> Problem details: Every line from the one bearing "Suppose that in" through the last line of the entries should be printed exactly, with no other output.

--- Data supplied Enclosed Below ---

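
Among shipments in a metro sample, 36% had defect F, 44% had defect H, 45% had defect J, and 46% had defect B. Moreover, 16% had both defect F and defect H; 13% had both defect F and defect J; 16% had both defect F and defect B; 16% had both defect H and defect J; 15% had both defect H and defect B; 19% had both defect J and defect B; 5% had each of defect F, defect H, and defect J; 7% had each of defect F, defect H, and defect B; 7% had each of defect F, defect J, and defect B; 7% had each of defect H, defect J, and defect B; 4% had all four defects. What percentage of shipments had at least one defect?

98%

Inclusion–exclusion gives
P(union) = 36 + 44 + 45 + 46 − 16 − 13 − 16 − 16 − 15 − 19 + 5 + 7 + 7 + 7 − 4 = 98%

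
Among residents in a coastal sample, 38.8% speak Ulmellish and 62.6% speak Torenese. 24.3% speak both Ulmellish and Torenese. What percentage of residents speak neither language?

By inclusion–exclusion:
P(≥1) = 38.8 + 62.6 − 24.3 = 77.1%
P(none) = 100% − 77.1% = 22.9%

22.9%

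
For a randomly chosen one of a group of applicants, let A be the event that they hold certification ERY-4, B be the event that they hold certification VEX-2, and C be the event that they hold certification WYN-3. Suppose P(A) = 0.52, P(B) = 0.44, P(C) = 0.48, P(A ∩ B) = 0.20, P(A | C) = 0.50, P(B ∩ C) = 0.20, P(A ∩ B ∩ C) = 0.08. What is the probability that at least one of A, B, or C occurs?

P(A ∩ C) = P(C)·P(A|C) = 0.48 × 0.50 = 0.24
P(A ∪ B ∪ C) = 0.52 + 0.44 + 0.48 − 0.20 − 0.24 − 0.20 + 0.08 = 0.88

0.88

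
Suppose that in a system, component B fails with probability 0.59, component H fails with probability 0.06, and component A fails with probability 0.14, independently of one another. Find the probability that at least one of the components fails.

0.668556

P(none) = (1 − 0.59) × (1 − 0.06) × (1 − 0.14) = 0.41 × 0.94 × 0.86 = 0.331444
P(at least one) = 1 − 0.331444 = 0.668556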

--- End of Enclosed Data supplied ---

> Written response:
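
Suppose that in a system, component B fails with probability 0.59, component H fails with probability 0.06, and component A fails with probability 0.14, independently of one another. Find the probability that at least one of the components fails.

0.668556

P(none) = (1 − 0.59) × (1 − 0.06) × (1 − 0.14) = 0.41 × 0.94 × 0.86 = 0.331444
P(at least one) = 1 − 0.331444 = 0.668556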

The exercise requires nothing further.